#### [Data for this task]
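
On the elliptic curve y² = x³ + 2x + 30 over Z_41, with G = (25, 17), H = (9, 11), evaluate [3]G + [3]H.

(39, 10)

First 3G:
Repeated addition: build up to 3G.
2G: tangent at (25, 17): λ = (3·25² + 2)/(2·17) ≡ 32/34. 34⁻¹ ≡ 35 (mod 41), so λ ≡ 32·35 ≡ 13.
  x = λ² - 25 - 25 = 169 - 50 ≡ 37; y = λ·(25 - 37) - 17 ≡ 32. → (37, 32)
3G: (37, 32) + (25, 17). λ = (17 - 32)/(25 - 37) ≡ 26/29 mod 41. 29⁻¹ ≡ 17 (mod 41) since 29·17 = 493 ≡ 1, so λ ≡ 32.
  x = λ² - 37 - 25 = 1024 - 62 ≡ 19; y = λ·(37 - 19) - 32 ≡ 11. → (19, 11)
3G = (19, 11).
Next 3H:
Repeated addition: build up to 3H.
2H: tangent at (9, 11): λ = (3·9² + 2)/(2·11) ≡ 40/22. 22⁻¹ ≡ 28 (mod 41) since 22·28 = 616 ≡ 1, so λ ≡ 40·28 ≡ 13.
  x = λ² - 9 - 9 = 169 - 18 ≡ 28; y = λ·(9 - 28) - 11 ≡ 29. → (28, 29)
3H: (28, 29) + (9, 11). λ = (11 - 29)/(9 - 28) ≡ 23/22 mod 41. 22⁻¹ ≡ 28 (mod 41) since 22·28 = 616 ≡ 1, so λ ≡ 29.
  x = λ² - 28 - 9 = 841 - 37 ≡ 25; y = λ·(28 - 25) - 29 ≡ 17. → (25, 17)
3H = (25, 17).
Finally 3G + 3H:
(19, 11) + (25, 17). λ = (17 - 11)/(25 - 19) ≡ 6/6 mod 41. 6⁻¹ ≡ 7 (mod 41), so λ ≡ 1.
  x = λ² - 19 - 25 = 1 - 44 ≡ 39; y = λ·(19 - 39) - 11 ≡ 10. → (39, 10)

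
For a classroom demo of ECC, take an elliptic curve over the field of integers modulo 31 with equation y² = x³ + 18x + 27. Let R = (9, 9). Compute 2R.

tangent at (9, 9): λ = (3·9² + 18)/(2·9) ≡ 13/18. 18⁻¹ ≡ 19 (mod 31), so λ ≡ 13·19 ≡ 30.
  x = λ² - 9 - 9 = 900 - 18 ≡ 14; y = λ·(9 - 14) - 9 ≡ 27. → (14, 27)

(14, 27)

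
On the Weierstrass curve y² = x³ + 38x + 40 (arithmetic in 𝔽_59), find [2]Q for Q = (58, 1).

(24, 47)

tangent at (58, 1): λ = (3·58² + 38)/(2·1) ≡ 41/2. 2⁻¹ ≡ 30 (mod 59), so λ ≡ 41·30 ≡ 50.
  x = λ² - 58 - 58 = 2500 - 116 ≡ 24; y = λ·(58 - 24) - 1 ≡ 47. → (24, 47)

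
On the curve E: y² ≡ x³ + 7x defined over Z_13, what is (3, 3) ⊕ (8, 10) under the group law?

(5, 2)

(3, 3) + (8, 10). λ = (10 - 3)/(8 - 3) ≡ 7/5 mod 13. 5⁻¹ ≡ 8 (mod 13), so λ ≡ 4.
  x = λ² - 3 - 8 = 16 - 11 ≡ 5; y = λ·(3 - 5) - 3 ≡ 2. → (5, 2)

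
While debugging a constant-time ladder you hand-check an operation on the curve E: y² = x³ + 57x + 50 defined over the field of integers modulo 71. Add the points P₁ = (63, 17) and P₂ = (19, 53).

(63, 17) + (19, 53). λ = (53 - 17)/(19 - 63) ≡ 36/27 mod 71. 27⁻¹ ≡ 50 (mod 71), so λ ≡ 25.
  x = λ² - 63 - 19 = 625 - 82 ≡ 46; y = λ·(63 - 46) - 17 ≡ 53. → (46, 53)

(46, 53)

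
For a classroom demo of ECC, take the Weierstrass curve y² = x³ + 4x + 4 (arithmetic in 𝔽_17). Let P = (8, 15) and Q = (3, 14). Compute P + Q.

(4, 13)

(8, 15) + (3, 14). λ = (14 - 15)/(3 - 8) ≡ 16/12 mod 17. 12⁻¹ ≡ 10 (mod 17), so λ ≡ 7.
  x = λ² - 8 - 3 = 49 - 11 ≡ 4; y = λ·(8 - 4) - 15 ≡ 13. → (4, 13)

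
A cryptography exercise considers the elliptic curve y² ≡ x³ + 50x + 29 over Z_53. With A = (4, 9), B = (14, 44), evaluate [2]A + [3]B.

First 2A:
Repeated addition: build up to 2A.
2A: tangent at (4, 9): λ = (3·4² + 50)/(2·9) ≡ 45/18. 18⁻¹ ≡ 3 (mod 53), so λ ≡ 45·3 ≡ 29.
  x = λ² - 4 - 4 = 841 - 8 ≡ 38; y = λ·(4 - 38) - 9 ≡ 12. → (38, 12)
2A = (38, 12).
Next 3B:
Repeated addition: build up to 3B.
2B: tangent at (14, 44): λ = (3·14² + 50)/(2·44) ≡ 2/35. 35⁻¹ ≡ 50 (mod 53) since 35·50 = 1750 ≡ 1, so λ ≡ 2·50 ≡ 47.
  x = λ² - 14 - 14 = 2209 - 28 ≡ 8; y = λ·(14 - 8) - 44 ≡ 26. → (8, 26)
3B: (8, 26) + (14, 44). λ = (44 - 26)/(14 - 8) ≡ 18/6 mod 53. 6⁻¹ ≡ 9 (mod 53), so λ ≡ 3.
  x = λ² - 8 - 14 = 9 - 22 ≡ 40; y = λ·(8 - 40) - 26 ≡ 37. → (40, 37)
3B = (40, 37).
Finally 2A + 3B:
(38, 12) + (40, 37). λ = (37 - 12)/(40 - 38) ≡ 25/2 mod 53. 2⁻¹ ≡ 27 (mod 53), so λ ≡ 39.
  x = λ² - 38 - 40 = 1521 - 78 ≡ 12; y = λ·(38 - 12) - 12 ≡ 48. → (12, 48)

(12, 48)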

#### [Action item]
When you answer, output all of the material exactly as it appears above.

#### [Result for this exercise]
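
On the elliptic curve y² = x³ + 2x + 30 over Z_41, with G = (25, 17), H = (9, 11), evaluate [3]G + [3]H.

(39, 10)

First 3G:
Repeated addition: build up to 3G.
2G: tangent at (25, 17): λ = (3·25² + 2)/(2·17) ≡ 32/34. 34⁻¹ ≡ 35 (mod 41), so λ ≡ 32·35 ≡ 13.
  x = λ² - 25 - 25 = 169 - 50 ≡ 37; y = λ·(25 - 37) - 17 ≡ 32. → (37, 32)
3G: (37, 32) + (25, 17). λ = (17 - 32)/(25 - 37) ≡ 26/29 mod 41. 29⁻¹ ≡ 17 (mod 41) since 29·17 = 493 ≡ 1, so λ ≡ 32.
  x = λ² - 37 - 25 = 1024 - 62 ≡ 19; y = λ·(37 - 19) - 32 ≡ 11. → (19, 11)
3G = (19, 11).
Next 3H:
Repeated addition: build up to 3H.
2H: tangent at (9, 11): λ = (3·9² + 2)/(2·11) ≡ 40/22. 22⁻¹ ≡ 28 (mod 41) since 22·28 = 616 ≡ 1, so λ ≡ 40·28 ≡ 13.
  x = λ² - 9 - 9 = 169 - 18 ≡ 28; y = λ·(9 - 28) - 11 ≡ 29. → (28, 29)
3H: (28, 29) + (9, 11). λ = (11 - 29)/(9 - 28) ≡ 23/22 mod 41. 22⁻¹ ≡ 28 (mod 41) since 22·28 = 616 ≡ 1, so λ ≡ 29.
  x = λ² - 28 - 9 = 841 - 37 ≡ 25; y = λ·(28 - 25) - 29 ≡ 17. → (25, 17)
3H = (25, 17).
Finally 3G + 3H:
(19, 11) + (25, 17). λ = (17 - 11)/(25 - 19) ≡ 6/6 mod 41. 6⁻¹ ≡ 7 (mod 41), so λ ≡ 1.
  x = λ² - 19 - 25 = 1 - 44 ≡ 39; y = λ·(19 - 39) - 11 ≡ 10. → (39, 10)

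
For a classroom demo of ECC, take an elliptic curve over the field of integers modulo 31 with equation y² = x³ + 18x + 27. Let R = (9, 9). Compute 2R.

tangent at (9, 9): λ = (3·9² + 18)/(2·9) ≡ 13/18. 18⁻¹ ≡ 19 (mod 31), so λ ≡ 13·19 ≡ 30.
  x = λ² - 9 - 9 = 900 - 18 ≡ 14; y = λ·(9 - 14) - 9 ≡ 27. → (14, 27)

(14, 27)

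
On the Weierstrass curve y² = x³ + 38x + 40 (arithmetic in 𝔽_59), find [2]Q for Q = (58, 1).

(24, 47)

tangent at (58, 1): λ = (3·58² + 38)/(2·1) ≡ 41/2. 2⁻¹ ≡ 30 (mod 59), so λ ≡ 41·30 ≡ 50.
  x = λ² - 58 - 58 = 2500 - 116 ≡ 24; y = λ·(58 - 24) - 1 ≡ 47. → (24, 47)

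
On the curve E: y² ≡ x³ + 7x defined over Z_13, what is (3, 3) ⊕ (8, 10) under the group law?

(5, 2)

(3, 3) + (8, 10). λ = (10 - 3)/(8 - 3) ≡ 7/5 mod 13. 5⁻¹ ≡ 8 (mod 13), so λ ≡ 4.
  x = λ² - 3 - 8 = 16 - 11 ≡ 5; y = λ·(3 - 5) - 3 ≡ 2. → (5, 2)

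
While debugging a constant-time ladder you hand-check an operation on the curve E: y² = x³ + 57x + 50 defined over the field of integers modulo 71. Add the points P₁ = (63, 17) and P₂ = (19, 53).

(63, 17) + (19, 53). λ = (53 - 17)/(19 - 63) ≡ 36/27 mod 71. 27⁻¹ ≡ 50 (mod 71), so λ ≡ 25.
  x = λ² - 63 - 19 = 625 - 82 ≡ 46; y = λ·(63 - 46) - 17 ≡ 53. → (46, 53)

(46, 53)

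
For a classroom demo of ECC, take the Weierstrass curve y² = x³ + 4x + 4 (arithmetic in 𝔽_17). Let P = (8, 15) and Q = (3, 14). Compute P + Q.

(4, 13)

(8, 15) + (3, 14). λ = (14 - 15)/(3 - 8) ≡ 16/12 mod 17. 12⁻¹ ≡ 10 (mod 17), so λ ≡ 7.
  x = λ² - 8 - 3 = 49 - 11 ≡ 4; y = λ·(8 - 4) - 15 ≡ 13. → (4, 13)

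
A cryptography exercise considers the elliptic curve y² ≡ x³ + 50x + 29 over Z_53. With A = (4, 9), B = (14, 44), evaluate [2]A + [3]B.

First 2A:
Repeated addition: build up to 2A.
2A: tangent at (4, 9): λ = (3·4² + 50)/(2·9) ≡ 45/18. 18⁻¹ ≡ 3 (mod 53), so λ ≡ 45·3 ≡ 29.
  x = λ² - 4 - 4 = 841 - 8 ≡ 38; y = λ·(4 - 38) - 9 ≡ 12. → (38, 12)
2A = (38, 12).
Next 3B:
Repeated addition: build up to 3B.
2B: tangent at (14, 44): λ = (3·14² + 50)/(2·44) ≡ 2/35. 35⁻¹ ≡ 50 (mod 53) since 35·50 = 1750 ≡ 1, so λ ≡ 2·50 ≡ 47.
  x = λ² - 14 - 14 = 2209 - 28 ≡ 8; y = λ·(14 - 8) - 44 ≡ 26. → (8, 26)
3B: (8, 26) + (14, 44). λ = (44 - 26)/(14 - 8) ≡ 18/6 mod 53. 6⁻¹ ≡ 9 (mod 53), so λ ≡ 3.
  x = λ² - 8 - 14 = 9 - 22 ≡ 40; y = λ·(8 - 40) - 26 ≡ 37. → (40, 37)
3B = (40, 37).
Finally 2A + 3B:
(38, 12) + (40, 37). λ = (37 - 12)/(40 - 38) ≡ 25/2 mod 53. 2⁻¹ ≡ 27 (mod 53), so λ ≡ 39.
  x = λ² - 38 - 40 = 1521 - 78 ≡ 12; y = λ·(38 - 12) - 12 ≡ 48. → (12, 48)

(12, 48)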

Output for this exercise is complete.